→ PROBLEM:
With the line containing "For a particle" as the first line and the last line of the records as the final one, reproduce that range exactly.

→ SUPPLIED RECORDS:

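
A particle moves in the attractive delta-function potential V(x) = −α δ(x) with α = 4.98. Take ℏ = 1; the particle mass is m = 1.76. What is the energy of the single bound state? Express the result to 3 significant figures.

E = -21.8

For x ≠ 0 the bound state is ψ ∝ e^{−κ|x|}; integrating the TISE across the delta gives the cusp condition 2κ = 2mα/ℏ², so κ = 8.765.
Then E = −ℏ²κ²/(2m) = −mα²/(2ℏ²) = -21.82.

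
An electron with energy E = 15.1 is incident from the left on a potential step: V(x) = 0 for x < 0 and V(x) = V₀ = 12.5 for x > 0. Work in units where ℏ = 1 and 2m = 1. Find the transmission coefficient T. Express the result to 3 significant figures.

T = 0.829

On each side the TISE gives plane waves with k = √(2m(E − V))/ℏ: k₁ = √(2·½·15.1) = 3.886, k₂ = √(2·½·2.6) = 1.612.
Matching ψ and ψ′ at x = 0 gives r = (k₁ − k₂)/(k₁ + k₂), so R = r² = 0.1710 and T = 1 − R = 0.8290.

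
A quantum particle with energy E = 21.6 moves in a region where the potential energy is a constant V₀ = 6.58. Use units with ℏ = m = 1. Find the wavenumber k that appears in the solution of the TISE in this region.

k = 5.48

With E > V₀ the solution is oscillatory, ψ ∝ e^{±ikx} with k = √(2m(E − V₀))/ℏ.
k = √(2 × 1 × 15.02) = 5.481.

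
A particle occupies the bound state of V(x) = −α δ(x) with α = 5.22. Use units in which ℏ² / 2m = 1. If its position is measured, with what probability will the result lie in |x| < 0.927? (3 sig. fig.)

P = 0.992

The normalised bound state is ψ = √κ e^{−κ|x|} with κ = mα/ℏ² = 2.610.
P(|x| < d) = ∫_{−d}^{d} κ e^{−2κ|x|} dx = 1 − e^{−2κd} = 1 − e^{−4.839} = 0.9921.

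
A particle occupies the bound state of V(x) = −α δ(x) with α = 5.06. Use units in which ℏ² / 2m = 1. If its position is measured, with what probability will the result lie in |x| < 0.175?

P = 0.587

The normalised bound state is ψ = √κ e^{−κ|x|} with κ = mα/ℏ² = 2.530.
P(|x| < d) = ∫_{−d}^{d} κ e^{−2κ|x|} dx = 1 − e^{−2κd} = 1 − e^{−0.8855} = 0.5875.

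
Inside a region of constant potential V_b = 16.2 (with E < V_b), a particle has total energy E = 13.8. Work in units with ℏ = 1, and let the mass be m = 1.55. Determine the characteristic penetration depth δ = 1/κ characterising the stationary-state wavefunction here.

Since E < V_b the TISE in this region is ψ'' = κ²ψ with κ = √(2m(V_b − E))/ℏ.
κ = √(2 × 1.55 × 2.4) = 2.728. The penetration depth is δ = 1/κ = 0.367.

δ = 0.367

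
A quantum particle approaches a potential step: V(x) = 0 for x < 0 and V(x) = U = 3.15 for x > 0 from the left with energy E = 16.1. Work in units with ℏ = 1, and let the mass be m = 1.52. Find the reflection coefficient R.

R = 0.00296

On each side the TISE gives plane waves with k = √(2m(E − V))/ℏ: k₁ = √(2·1.52·16.1) = 6.996, k₂ = √(2·1.52·12.95) = 6.274.
Matching ψ and ψ′ at x = 0 gives r = (k₁ − k₂)/(k₁ + k₂), so R = r² = 0.002957 and T = 1 − R = 0.9970.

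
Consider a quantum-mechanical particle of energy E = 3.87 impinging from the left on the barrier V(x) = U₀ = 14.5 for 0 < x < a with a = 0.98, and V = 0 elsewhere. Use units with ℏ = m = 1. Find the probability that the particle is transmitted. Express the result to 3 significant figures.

T = 0.000372

Since E < U₀ the interior solution is evanescent with decay constant κ = √(2m(U₀ − E))/ℏ = 4.611.
κa = 4.519, sinh(κa) = 45.85.
Matching ψ, ψ′ at both faces gives T = [1 + U₀² sinh²(κa) / (4E(U₀ − E))]⁻¹ = 1/2687 = 0.000372.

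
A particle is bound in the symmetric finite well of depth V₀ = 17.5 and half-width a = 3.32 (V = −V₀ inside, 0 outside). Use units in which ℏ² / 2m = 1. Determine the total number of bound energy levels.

N = 9

Define the well-strength parameter z₀ = (a/ℏ)√(2mV₀) = 3.32 × √(2·0.5·17.5) = 13.89.
The even/odd transcendental equations gain one root per π/2 in z₀, giving N = 1 + ⌊2z₀/π⌋ = 1 + ⌊8.842⌋ = 9.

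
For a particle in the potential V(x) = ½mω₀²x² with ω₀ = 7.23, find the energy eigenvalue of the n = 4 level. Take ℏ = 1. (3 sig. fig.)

The oscillator eigenvalues are E_n = ℏω₀(n + ½), so E_4 = 7.23 × 4.5 = 32.54.

E = 32.5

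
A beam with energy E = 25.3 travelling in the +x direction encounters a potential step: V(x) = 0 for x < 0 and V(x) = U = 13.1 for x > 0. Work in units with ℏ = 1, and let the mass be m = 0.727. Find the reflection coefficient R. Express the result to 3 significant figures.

The wavenumbers are k₁ = √(2mE)/ℏ = 6.065 on the left and k₂ = √(2m(E − U))/ℏ = 4.212 on the right.
Continuity of ψ and ψ′ at the step yields the reflection amplitude r = (k₁ − k₂)/(k₁ + k₂) = 0.1803; thus R = |r|² = 0.03253, T = 0.9675.

R = 0.0325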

→ RESULT FOR THIS EXERCISE:
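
For a particle in the potential V(x) = ½mω₀²x² with ω₀ = 7.23, find the energy eigenvalue of the n = 4 level. Take ℏ = 1. (3 sig. fig.)

The oscillator eigenvalues are E_n = ℏω₀(n + ½), so E_4 = 7.23 × 4.5 = 32.54.

E = 32.5

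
A beam with energy E = 25.3 travelling in the +x direction encounters a potential step: V(x) = 0 for x < 0 and V(x) = U = 13.1 for x > 0. Work in units with ℏ = 1, and let the mass be m = 0.727. Find the reflection coefficient R. Express the result to 3 significant figures.

The wavenumbers are k₁ = √(2mE)/ℏ = 6.065 on the left and k₂ = √(2m(E − U))/ℏ = 4.212 on the right.
Continuity of ψ and ψ′ at the step yields the reflection amplitude r = (k₁ − k₂)/(k₁ + k₂) = 0.1803; thus R = |r|² = 0.03253, T = 0.9675.

R = 0.0325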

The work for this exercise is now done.